Dataset excerpts

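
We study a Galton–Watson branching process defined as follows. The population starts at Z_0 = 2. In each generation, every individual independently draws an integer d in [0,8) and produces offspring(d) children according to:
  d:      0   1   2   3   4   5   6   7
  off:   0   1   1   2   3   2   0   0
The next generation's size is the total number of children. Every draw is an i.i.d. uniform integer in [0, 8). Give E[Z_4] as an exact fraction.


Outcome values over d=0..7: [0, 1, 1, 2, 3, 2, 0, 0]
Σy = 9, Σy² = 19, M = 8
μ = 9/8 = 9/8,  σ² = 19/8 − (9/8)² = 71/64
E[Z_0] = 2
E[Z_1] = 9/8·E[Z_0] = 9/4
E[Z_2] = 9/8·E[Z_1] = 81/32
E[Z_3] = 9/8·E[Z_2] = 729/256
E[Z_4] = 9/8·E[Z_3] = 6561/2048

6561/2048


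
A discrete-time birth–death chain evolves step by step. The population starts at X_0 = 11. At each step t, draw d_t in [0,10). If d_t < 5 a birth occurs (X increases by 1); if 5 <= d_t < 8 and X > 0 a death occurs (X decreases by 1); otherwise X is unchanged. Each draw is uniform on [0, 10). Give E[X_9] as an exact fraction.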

--

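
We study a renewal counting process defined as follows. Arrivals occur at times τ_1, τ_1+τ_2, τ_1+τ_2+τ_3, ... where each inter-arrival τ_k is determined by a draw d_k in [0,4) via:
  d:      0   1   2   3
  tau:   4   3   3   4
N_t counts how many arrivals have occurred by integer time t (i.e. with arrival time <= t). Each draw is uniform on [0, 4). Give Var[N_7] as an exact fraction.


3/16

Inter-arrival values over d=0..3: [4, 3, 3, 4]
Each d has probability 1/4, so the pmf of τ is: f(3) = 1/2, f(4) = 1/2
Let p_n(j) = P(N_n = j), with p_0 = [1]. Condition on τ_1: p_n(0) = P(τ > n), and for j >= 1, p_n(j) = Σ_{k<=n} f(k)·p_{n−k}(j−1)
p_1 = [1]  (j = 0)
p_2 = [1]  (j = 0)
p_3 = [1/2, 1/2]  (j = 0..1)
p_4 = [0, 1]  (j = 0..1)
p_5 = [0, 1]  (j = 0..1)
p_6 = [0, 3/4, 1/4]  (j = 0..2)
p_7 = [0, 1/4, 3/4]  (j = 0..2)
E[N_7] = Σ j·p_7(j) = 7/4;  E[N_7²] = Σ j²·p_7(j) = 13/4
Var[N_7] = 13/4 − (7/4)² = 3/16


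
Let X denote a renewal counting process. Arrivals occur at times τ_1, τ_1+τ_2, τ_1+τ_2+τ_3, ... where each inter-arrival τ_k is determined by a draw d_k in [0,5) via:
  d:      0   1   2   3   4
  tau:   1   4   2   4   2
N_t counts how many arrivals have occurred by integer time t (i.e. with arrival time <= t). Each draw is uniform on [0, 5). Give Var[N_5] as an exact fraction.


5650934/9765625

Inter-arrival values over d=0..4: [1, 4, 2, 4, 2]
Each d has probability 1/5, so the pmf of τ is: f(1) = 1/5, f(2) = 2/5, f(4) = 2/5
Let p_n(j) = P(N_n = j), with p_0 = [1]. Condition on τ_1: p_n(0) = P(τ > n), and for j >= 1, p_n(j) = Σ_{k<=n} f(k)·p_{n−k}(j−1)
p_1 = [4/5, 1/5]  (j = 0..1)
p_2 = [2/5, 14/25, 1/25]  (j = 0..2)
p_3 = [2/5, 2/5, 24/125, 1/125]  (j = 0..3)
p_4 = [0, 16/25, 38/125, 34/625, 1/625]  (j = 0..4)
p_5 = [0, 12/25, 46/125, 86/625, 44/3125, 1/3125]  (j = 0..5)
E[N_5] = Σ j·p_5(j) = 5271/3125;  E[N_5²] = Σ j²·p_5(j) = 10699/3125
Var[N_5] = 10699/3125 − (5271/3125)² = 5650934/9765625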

[What you should do]
Each line above that contains the word "times" must be copied.

[Exercise result]
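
We study a renewal counting process defined as follows. Arrivals occur at times τ_1, τ_1+τ_2, τ_1+τ_2+τ_3, ... where each inter-arrival τ_k is determined by a draw d_k in [0,4) via:
Let X denote a renewal counting process. Arrivals occur at times τ_1, τ_1+τ_2, τ_1+τ_2+τ_3, ... where each inter-arrival τ_k is determined by a draw d_k in [0,5) via: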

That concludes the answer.